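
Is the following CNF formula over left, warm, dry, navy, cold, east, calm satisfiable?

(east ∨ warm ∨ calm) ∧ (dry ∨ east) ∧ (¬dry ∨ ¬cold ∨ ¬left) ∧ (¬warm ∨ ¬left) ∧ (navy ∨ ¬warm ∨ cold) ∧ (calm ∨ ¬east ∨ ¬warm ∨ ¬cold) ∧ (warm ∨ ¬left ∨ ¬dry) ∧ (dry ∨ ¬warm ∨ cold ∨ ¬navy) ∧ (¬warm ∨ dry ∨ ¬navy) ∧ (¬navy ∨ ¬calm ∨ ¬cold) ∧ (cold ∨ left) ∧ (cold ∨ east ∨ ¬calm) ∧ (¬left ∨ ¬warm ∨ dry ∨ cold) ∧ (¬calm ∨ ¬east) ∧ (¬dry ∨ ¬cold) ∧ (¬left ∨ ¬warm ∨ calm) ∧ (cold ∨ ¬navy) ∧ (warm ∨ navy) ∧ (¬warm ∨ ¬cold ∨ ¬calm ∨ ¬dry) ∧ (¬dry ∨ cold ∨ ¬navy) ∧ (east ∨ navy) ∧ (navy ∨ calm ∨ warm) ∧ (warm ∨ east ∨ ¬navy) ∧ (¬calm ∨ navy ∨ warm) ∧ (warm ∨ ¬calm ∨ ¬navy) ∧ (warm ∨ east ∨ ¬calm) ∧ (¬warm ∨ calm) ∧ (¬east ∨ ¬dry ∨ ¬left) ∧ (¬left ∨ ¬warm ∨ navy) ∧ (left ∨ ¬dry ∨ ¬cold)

Yes, satisfiable

Try dry = False.
The clause (east) is unit, so east = True.
The clause (¬calm) is unit, so calm = False.
The clause (¬warm) is unit, so warm = False.
The clause (navy) is unit, so navy = True.
The clause (cold) is unit, so cold = True.
No clause remains; left is free.
A satisfying assignment: left ↦ True,  warm ↦ False,  dry ↦ False,  navy ↦ True,  cold ↦ True,  east ↦ True,  calm ↦ False.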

*WORK ORDER:*
The answer must be an exact reproduction of all the records.

*EXERCISE OUTPUT:*
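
Is the following CNF formula over left, warm, dry, navy, cold, east, calm satisfiable?

(east ∨ warm ∨ calm) ∧ (dry ∨ east) ∧ (¬dry ∨ ¬cold ∨ ¬left) ∧ (¬warm ∨ ¬left) ∧ (navy ∨ ¬warm ∨ cold) ∧ (calm ∨ ¬east ∨ ¬warm ∨ ¬cold) ∧ (warm ∨ ¬left ∨ ¬dry) ∧ (dry ∨ ¬warm ∨ cold ∨ ¬navy) ∧ (¬warm ∨ dry ∨ ¬navy) ∧ (¬navy ∨ ¬calm ∨ ¬cold) ∧ (cold ∨ left) ∧ (cold ∨ east ∨ ¬calm) ∧ (¬left ∨ ¬warm ∨ dry ∨ cold) ∧ (¬calm ∨ ¬east) ∧ (¬dry ∨ ¬cold) ∧ (¬left ∨ ¬warm ∨ calm) ∧ (cold ∨ ¬navy) ∧ (warm ∨ navy) ∧ (¬warm ∨ ¬cold ∨ ¬calm ∨ ¬dry) ∧ (¬dry ∨ cold ∨ ¬navy) ∧ (east ∨ navy) ∧ (navy ∨ calm ∨ warm) ∧ (warm ∨ east ∨ ¬navy) ∧ (¬calm ∨ navy ∨ warm) ∧ (warm ∨ ¬calm ∨ ¬navy) ∧ (warm ∨ east ∨ ¬calm) ∧ (¬warm ∨ calm) ∧ (¬east ∨ ¬dry ∨ ¬left) ∧ (¬left ∨ ¬warm ∨ navy) ∧ (left ∨ ¬dry ∨ ¬cold)

Yes, satisfiable

Try dry = False.
The clause (east) is unit, so east = True.
The clause (¬calm) is unit, so calm = False.
The clause (¬warm) is unit, so warm = False.
The clause (navy) is unit, so navy = True.
The clause (cold) is unit, so cold = True.
No clause remains; left is free.
A satisfying assignment: left ↦ True,  warm ↦ False,  dry ↦ False,  navy ↦ True,  cold ↦ True,  east ↦ True,  calm ↦ False.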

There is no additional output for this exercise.